▶ Problem statement
Output every line below exactly.
======== Provided records ========
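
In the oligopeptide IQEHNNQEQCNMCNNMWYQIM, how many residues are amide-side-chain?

9

Asparagine (N) and glutamine (Q) have uncharged amide side chains.
Matching residues: Q2, N5, N6, Q7, Q9, N11, N14, N15, Q19.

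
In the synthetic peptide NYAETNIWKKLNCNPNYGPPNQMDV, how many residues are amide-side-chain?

7

Only N (asparagine) and Q (glutamine) carry a side-chain carboxamide.
Matching residues: N1, N6, N12, N14, N16, N21, Q22.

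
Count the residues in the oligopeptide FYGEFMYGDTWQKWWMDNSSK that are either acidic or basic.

5

Acidic: D, E. Basic: H, K, R.
Acidic residues here: E4, D9, D17 (3).
Basic residues here: K13, K21 (2).
The two groups share no amino acid, so total = 3 + 2 = 5.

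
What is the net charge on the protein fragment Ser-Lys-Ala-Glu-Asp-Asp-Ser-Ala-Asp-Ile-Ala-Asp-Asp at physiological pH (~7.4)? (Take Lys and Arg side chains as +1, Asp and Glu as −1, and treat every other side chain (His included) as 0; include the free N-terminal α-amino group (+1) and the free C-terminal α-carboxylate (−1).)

Positive (K, R): Lys2 → +1.
Negative (D, E): Glu4, Asp5, Asp6, Asp9, Asp12, Asp13 → −6.
The N-terminus (+1) and C-terminus (−1) cancel.
Net charge = (+1) + (−6) = −5.

-5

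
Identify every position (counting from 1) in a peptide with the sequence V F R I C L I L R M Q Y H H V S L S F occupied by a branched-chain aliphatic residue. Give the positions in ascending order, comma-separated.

V, L, and I make up the branched-chain aliphatic group.
Matching residues: V1, I4, L6, I7, L8, V15, L17.

1, 4, 6, 7, 8, 15, 17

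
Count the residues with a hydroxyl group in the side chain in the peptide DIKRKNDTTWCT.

3

The –OH-bearing residues are Ser, Thr (aliphatic alcohols), and Tyr (phenol).
Matching residues: T8, T9, T12.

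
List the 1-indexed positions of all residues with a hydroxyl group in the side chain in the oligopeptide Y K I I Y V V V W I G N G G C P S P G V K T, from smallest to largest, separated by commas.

1, 5, 17, 22

Serine (S), threonine (T), and tyrosine (Y) each carry a hydroxyl group on the side chain.
Matching residues: Y1, Y5, S17, T22.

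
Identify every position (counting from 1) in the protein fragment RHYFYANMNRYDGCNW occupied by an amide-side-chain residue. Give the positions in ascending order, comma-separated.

Matching residues: N7, N9, N15.

7, 9, 15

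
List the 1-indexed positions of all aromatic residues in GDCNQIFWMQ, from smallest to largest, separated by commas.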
========
▶ Exercise response
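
In the oligopeptide IQEHNNQEQCNMCNNMWYQIM, how many residues are amide-side-chain?

9

Asparagine (N) and glutamine (Q) have uncharged amide side chains.
Matching residues: Q2, N5, N6, Q7, Q9, N11, N14, N15, Q19.

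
In the synthetic peptide NYAETNIWKKLNCNPNYGPPNQMDV, how many residues are amide-side-chain?

7

Only N (asparagine) and Q (glutamine) carry a side-chain carboxamide.
Matching residues: N1, N6, N12, N14, N16, N21, Q22.

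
Count the residues in the oligopeptide FYGEFMYGDTWQKWWMDNSSK that are either acidic or basic.

5

Acidic: D, E. Basic: H, K, R.
Acidic residues here: E4, D9, D17 (3).
Basic residues here: K13, K21 (2).
The two groups share no amino acid, so total = 3 + 2 = 5.

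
What is the net charge on the protein fragment Ser-Lys-Ala-Glu-Asp-Asp-Ser-Ala-Asp-Ile-Ala-Asp-Asp at physiological pH (~7.4)? (Take Lys and Arg side chains as +1, Asp and Glu as −1, and treat every other side chain (His included) as 0; include the free N-terminal α-amino group (+1) and the free C-terminal α-carboxylate (−1).)

Positive (K, R): Lys2 → +1.
Negative (D, E): Glu4, Asp5, Asp6, Asp9, Asp12, Asp13 → −6.
The N-terminus (+1) and C-terminus (−1) cancel.
Net charge = (+1) + (−6) = −5.

-5

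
Identify every position (counting from 1) in a peptide with the sequence V F R I C L I L R M Q Y H H V S L S F occupied by a branched-chain aliphatic residue. Give the positions in ascending order, comma-separated.

V, L, and I make up the branched-chain aliphatic group.
Matching residues: V1, I4, L6, I7, L8, V15, L17.

1, 4, 6, 7, 8, 15, 17

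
Count the residues with a hydroxyl group in the side chain in the peptide DIKRKNDTTWCT.

3

The –OH-bearing residues are Ser, Thr (aliphatic alcohols), and Tyr (phenol).
Matching residues: T8, T9, T12.

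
List the 1-indexed positions of all residues with a hydroxyl group in the side chain in the oligopeptide Y K I I Y V V V W I G N G G C P S P G V K T, from smallest to largest, separated by commas.

1, 5, 17, 22

Serine (S), threonine (T), and tyrosine (Y) each carry a hydroxyl group on the side chain.
Matching residues: Y1, Y5, S17, T22.

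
Identify every position (counting from 1) in the protein fragment RHYFYANMNRYDGCNW occupied by an amide-side-chain residue. Give the positions in ascending order, comma-separated.

Matching residues: N7, N9, N15.

7, 9, 15

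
List the 1-indexed positions of all aromatic residues in GDCNQIFWMQ, from smallest to largest, separated by commas.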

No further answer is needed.